• Requirement: Copy every entry precisely.

• Data records:
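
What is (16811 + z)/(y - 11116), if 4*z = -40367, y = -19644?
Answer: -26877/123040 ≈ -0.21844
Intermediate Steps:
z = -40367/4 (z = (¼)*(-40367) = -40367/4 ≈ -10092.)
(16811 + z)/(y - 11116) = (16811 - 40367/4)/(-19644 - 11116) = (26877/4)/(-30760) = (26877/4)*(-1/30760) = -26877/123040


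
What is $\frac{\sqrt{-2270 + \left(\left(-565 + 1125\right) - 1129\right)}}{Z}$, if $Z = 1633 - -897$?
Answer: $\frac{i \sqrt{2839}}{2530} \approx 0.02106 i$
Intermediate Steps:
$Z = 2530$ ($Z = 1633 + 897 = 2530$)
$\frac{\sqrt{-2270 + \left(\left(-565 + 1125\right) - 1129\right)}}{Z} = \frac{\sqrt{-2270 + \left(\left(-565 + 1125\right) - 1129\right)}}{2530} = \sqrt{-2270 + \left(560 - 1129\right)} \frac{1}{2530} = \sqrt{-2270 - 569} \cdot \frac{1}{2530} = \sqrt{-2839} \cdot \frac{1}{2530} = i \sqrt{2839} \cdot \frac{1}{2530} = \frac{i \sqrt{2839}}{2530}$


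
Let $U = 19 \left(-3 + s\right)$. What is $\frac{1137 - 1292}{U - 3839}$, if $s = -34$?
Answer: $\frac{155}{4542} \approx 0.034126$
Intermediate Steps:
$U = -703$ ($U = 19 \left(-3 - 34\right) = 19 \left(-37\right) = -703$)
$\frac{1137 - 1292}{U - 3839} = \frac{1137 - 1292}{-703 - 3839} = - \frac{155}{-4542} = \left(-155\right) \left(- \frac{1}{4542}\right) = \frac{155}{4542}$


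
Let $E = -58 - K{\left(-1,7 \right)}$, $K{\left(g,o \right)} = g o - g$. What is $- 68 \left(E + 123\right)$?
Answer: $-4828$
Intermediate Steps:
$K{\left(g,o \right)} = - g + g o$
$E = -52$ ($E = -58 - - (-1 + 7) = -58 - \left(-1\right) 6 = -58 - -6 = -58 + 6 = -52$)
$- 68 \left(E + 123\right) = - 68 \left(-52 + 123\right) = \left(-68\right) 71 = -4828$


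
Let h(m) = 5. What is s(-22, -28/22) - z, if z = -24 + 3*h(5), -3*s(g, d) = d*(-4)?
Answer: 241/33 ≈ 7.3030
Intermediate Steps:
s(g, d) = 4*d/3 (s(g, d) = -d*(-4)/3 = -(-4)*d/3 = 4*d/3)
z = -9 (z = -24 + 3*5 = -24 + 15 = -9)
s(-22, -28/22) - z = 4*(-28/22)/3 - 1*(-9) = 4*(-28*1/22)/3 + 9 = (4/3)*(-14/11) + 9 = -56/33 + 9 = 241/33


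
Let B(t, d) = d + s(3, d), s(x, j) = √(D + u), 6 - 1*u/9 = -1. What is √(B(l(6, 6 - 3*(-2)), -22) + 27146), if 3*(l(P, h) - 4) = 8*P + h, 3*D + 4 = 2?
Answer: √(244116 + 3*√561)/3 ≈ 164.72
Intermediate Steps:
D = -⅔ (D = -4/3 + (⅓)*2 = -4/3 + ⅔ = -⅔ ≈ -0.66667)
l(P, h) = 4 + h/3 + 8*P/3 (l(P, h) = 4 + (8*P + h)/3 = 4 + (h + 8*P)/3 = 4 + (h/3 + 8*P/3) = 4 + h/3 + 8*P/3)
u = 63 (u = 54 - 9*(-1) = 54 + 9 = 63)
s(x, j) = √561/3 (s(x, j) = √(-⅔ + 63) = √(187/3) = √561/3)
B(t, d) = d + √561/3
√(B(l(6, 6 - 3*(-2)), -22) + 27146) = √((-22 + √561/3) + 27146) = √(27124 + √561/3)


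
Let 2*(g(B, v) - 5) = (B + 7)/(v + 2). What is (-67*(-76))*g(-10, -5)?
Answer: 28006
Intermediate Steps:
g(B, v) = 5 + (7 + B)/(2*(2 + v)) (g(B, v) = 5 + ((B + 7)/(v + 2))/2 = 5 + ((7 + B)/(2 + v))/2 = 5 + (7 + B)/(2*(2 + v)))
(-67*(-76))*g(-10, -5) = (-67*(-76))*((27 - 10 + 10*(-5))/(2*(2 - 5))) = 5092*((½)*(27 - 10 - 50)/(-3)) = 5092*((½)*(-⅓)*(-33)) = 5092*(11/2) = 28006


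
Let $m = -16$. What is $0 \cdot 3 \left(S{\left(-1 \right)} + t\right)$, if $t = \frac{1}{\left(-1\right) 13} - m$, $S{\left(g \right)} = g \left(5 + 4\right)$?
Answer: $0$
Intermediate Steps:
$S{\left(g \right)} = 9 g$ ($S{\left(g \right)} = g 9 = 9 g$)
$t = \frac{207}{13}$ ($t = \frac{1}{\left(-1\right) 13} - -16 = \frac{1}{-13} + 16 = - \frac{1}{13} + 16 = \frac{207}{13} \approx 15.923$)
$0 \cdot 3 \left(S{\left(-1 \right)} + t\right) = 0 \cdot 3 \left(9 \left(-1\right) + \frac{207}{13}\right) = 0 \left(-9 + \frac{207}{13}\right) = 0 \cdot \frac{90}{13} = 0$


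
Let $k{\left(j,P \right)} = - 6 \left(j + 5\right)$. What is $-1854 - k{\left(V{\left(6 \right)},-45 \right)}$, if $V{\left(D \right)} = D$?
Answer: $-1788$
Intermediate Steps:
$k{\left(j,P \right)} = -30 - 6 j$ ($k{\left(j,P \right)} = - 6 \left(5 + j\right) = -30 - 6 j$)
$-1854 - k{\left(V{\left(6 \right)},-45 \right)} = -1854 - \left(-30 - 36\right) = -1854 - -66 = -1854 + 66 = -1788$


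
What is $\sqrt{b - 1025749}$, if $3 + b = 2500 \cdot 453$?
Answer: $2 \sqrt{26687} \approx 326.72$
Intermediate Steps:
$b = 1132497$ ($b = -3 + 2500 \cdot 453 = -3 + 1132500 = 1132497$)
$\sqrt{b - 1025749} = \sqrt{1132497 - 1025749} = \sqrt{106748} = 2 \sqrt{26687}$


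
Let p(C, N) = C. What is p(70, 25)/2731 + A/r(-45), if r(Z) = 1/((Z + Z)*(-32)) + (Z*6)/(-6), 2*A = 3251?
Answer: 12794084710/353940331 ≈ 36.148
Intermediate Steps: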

• Answer space:
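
What is (16811 + z)/(y - 11116), if 4*z = -40367, y = -19644?
Answer: -26877/123040 ≈ -0.21844
Intermediate Steps:
z = -40367/4 (z = (¼)*(-40367) = -40367/4 ≈ -10092.)
(16811 + z)/(y - 11116) = (16811 - 40367/4)/(-19644 - 11116) = (26877/4)/(-30760) = (26877/4)*(-1/30760) = -26877/123040


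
What is $\frac{\sqrt{-2270 + \left(\left(-565 + 1125\right) - 1129\right)}}{Z}$, if $Z = 1633 - -897$?
Answer: $\frac{i \sqrt{2839}}{2530} \approx 0.02106 i$
Intermediate Steps:
$Z = 2530$ ($Z = 1633 + 897 = 2530$)
$\frac{\sqrt{-2270 + \left(\left(-565 + 1125\right) - 1129\right)}}{Z} = \frac{\sqrt{-2270 + \left(\left(-565 + 1125\right) - 1129\right)}}{2530} = \sqrt{-2270 + \left(560 - 1129\right)} \frac{1}{2530} = \sqrt{-2270 - 569} \cdot \frac{1}{2530} = \sqrt{-2839} \cdot \frac{1}{2530} = i \sqrt{2839} \cdot \frac{1}{2530} = \frac{i \sqrt{2839}}{2530}$


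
Let $U = 19 \left(-3 + s\right)$. What is $\frac{1137 - 1292}{U - 3839}$, if $s = -34$?
Answer: $\frac{155}{4542} \approx 0.034126$
Intermediate Steps:
$U = -703$ ($U = 19 \left(-3 - 34\right) = 19 \left(-37\right) = -703$)
$\frac{1137 - 1292}{U - 3839} = \frac{1137 - 1292}{-703 - 3839} = - \frac{155}{-4542} = \left(-155\right) \left(- \frac{1}{4542}\right) = \frac{155}{4542}$


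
Let $E = -58 - K{\left(-1,7 \right)}$, $K{\left(g,o \right)} = g o - g$. What is $- 68 \left(E + 123\right)$?
Answer: $-4828$
Intermediate Steps:
$K{\left(g,o \right)} = - g + g o$
$E = -52$ ($E = -58 - - (-1 + 7) = -58 - \left(-1\right) 6 = -58 - -6 = -58 + 6 = -52$)
$- 68 \left(E + 123\right) = - 68 \left(-52 + 123\right) = \left(-68\right) 71 = -4828$


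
Let h(m) = 5. What is s(-22, -28/22) - z, if z = -24 + 3*h(5), -3*s(g, d) = d*(-4)?
Answer: 241/33 ≈ 7.3030
Intermediate Steps:
s(g, d) = 4*d/3 (s(g, d) = -d*(-4)/3 = -(-4)*d/3 = 4*d/3)
z = -9 (z = -24 + 3*5 = -24 + 15 = -9)
s(-22, -28/22) - z = 4*(-28/22)/3 - 1*(-9) = 4*(-28*1/22)/3 + 9 = (4/3)*(-14/11) + 9 = -56/33 + 9 = 241/33


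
Let B(t, d) = d + s(3, d), s(x, j) = √(D + u), 6 - 1*u/9 = -1. What is √(B(l(6, 6 - 3*(-2)), -22) + 27146), if 3*(l(P, h) - 4) = 8*P + h, 3*D + 4 = 2?
Answer: √(244116 + 3*√561)/3 ≈ 164.72
Intermediate Steps:
D = -⅔ (D = -4/3 + (⅓)*2 = -4/3 + ⅔ = -⅔ ≈ -0.66667)
l(P, h) = 4 + h/3 + 8*P/3 (l(P, h) = 4 + (8*P + h)/3 = 4 + (h + 8*P)/3 = 4 + (h/3 + 8*P/3) = 4 + h/3 + 8*P/3)
u = 63 (u = 54 - 9*(-1) = 54 + 9 = 63)
s(x, j) = √561/3 (s(x, j) = √(-⅔ + 63) = √(187/3) = √561/3)
B(t, d) = d + √561/3
√(B(l(6, 6 - 3*(-2)), -22) + 27146) = √((-22 + √561/3) + 27146) = √(27124 + √561/3)


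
Let 2*(g(B, v) - 5) = (B + 7)/(v + 2). What is (-67*(-76))*g(-10, -5)?
Answer: 28006
Intermediate Steps:
g(B, v) = 5 + (7 + B)/(2*(2 + v)) (g(B, v) = 5 + ((B + 7)/(v + 2))/2 = 5 + ((7 + B)/(2 + v))/2 = 5 + (7 + B)/(2*(2 + v)))
(-67*(-76))*g(-10, -5) = (-67*(-76))*((27 - 10 + 10*(-5))/(2*(2 - 5))) = 5092*((½)*(27 - 10 - 50)/(-3)) = 5092*((½)*(-⅓)*(-33)) = 5092*(11/2) = 28006


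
Let $m = -16$. What is $0 \cdot 3 \left(S{\left(-1 \right)} + t\right)$, if $t = \frac{1}{\left(-1\right) 13} - m$, $S{\left(g \right)} = g \left(5 + 4\right)$?
Answer: $0$
Intermediate Steps:
$S{\left(g \right)} = 9 g$ ($S{\left(g \right)} = g 9 = 9 g$)
$t = \frac{207}{13}$ ($t = \frac{1}{\left(-1\right) 13} - -16 = \frac{1}{-13} + 16 = - \frac{1}{13} + 16 = \frac{207}{13} \approx 15.923$)
$0 \cdot 3 \left(S{\left(-1 \right)} + t\right) = 0 \cdot 3 \left(9 \left(-1\right) + \frac{207}{13}\right) = 0 \left(-9 + \frac{207}{13}\right) = 0 \cdot \frac{90}{13} = 0$


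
Let $k{\left(j,P \right)} = - 6 \left(j + 5\right)$. What is $-1854 - k{\left(V{\left(6 \right)},-45 \right)}$, if $V{\left(D \right)} = D$?
Answer: $-1788$
Intermediate Steps:
$k{\left(j,P \right)} = -30 - 6 j$ ($k{\left(j,P \right)} = - 6 \left(5 + j\right) = -30 - 6 j$)
$-1854 - k{\left(V{\left(6 \right)},-45 \right)} = -1854 - \left(-30 - 36\right) = -1854 - -66 = -1854 + 66 = -1788$


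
What is $\sqrt{b - 1025749}$, if $3 + b = 2500 \cdot 453$?
Answer: $2 \sqrt{26687} \approx 326.72$
Intermediate Steps:
$b = 1132497$ ($b = -3 + 2500 \cdot 453 = -3 + 1132500 = 1132497$)
$\sqrt{b - 1025749} = \sqrt{1132497 - 1025749} = \sqrt{106748} = 2 \sqrt{26687}$


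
Let p(C, N) = C. What is p(70, 25)/2731 + A/r(-45), if r(Z) = 1/((Z + Z)*(-32)) + (Z*6)/(-6), 2*A = 3251?
Answer: 12794084710/353940331 ≈ 36.148
Intermediate Steps: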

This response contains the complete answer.